__What the task asks__.
Read through the data, and wherever a line holds the word "sets", write that line out.

--- Working data Enclosed Below ---

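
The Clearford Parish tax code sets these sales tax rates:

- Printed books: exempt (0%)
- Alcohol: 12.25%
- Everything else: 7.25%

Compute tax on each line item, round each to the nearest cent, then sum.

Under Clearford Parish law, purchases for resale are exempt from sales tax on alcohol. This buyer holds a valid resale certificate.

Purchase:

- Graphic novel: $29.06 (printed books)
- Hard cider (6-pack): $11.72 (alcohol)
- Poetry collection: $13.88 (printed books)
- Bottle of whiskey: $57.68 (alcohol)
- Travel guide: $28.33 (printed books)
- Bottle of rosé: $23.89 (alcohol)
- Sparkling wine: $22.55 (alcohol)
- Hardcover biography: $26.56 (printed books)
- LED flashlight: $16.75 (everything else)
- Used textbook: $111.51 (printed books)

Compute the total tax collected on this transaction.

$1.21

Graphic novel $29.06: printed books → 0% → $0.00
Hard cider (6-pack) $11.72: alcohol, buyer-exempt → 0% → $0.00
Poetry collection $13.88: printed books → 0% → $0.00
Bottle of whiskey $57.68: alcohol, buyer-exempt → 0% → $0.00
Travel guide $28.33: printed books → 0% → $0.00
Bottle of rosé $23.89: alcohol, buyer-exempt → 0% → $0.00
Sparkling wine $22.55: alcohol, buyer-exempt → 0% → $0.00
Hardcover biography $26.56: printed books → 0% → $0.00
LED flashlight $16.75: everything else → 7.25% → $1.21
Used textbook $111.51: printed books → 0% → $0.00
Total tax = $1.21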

--- End of Enclosed Working data ---
--- Working data Enclosed Below ---

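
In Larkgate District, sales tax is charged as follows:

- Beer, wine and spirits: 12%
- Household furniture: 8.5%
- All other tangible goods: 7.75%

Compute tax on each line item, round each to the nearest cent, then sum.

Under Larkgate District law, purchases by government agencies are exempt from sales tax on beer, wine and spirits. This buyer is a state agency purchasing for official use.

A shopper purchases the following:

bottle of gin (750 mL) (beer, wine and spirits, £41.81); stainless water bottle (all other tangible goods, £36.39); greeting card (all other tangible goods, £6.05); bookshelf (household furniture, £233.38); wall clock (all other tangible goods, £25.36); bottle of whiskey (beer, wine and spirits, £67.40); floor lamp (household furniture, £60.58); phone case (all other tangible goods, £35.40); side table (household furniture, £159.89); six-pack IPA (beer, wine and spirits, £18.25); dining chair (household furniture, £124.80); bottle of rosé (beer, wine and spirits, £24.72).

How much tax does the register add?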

--- End of Enclosed Working data ---
--- Working data Enclosed Below ---

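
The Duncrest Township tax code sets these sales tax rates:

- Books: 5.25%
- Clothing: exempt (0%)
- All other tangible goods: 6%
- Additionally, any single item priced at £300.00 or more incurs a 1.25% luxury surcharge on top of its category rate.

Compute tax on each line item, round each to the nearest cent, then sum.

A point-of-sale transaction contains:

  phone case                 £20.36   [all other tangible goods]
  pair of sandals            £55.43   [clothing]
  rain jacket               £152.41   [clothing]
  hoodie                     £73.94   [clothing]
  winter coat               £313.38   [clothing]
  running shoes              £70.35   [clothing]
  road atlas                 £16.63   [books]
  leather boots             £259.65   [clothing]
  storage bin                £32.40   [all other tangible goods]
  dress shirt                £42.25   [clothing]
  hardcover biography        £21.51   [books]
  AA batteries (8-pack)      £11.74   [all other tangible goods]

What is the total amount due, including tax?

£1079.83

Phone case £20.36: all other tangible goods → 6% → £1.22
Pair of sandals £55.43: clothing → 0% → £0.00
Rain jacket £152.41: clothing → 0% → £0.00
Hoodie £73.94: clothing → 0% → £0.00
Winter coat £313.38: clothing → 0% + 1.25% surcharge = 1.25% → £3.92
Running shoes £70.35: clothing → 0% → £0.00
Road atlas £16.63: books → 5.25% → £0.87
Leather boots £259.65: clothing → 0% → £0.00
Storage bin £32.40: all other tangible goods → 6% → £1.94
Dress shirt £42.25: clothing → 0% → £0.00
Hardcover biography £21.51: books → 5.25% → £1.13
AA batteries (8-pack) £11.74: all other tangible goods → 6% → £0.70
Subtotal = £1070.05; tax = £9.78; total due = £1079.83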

--- End of Enclosed Working data ---

__Your solution__.
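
The Clearford Parish tax code sets these sales tax rates:
The Duncrest Township tax code sets these sales tax rates: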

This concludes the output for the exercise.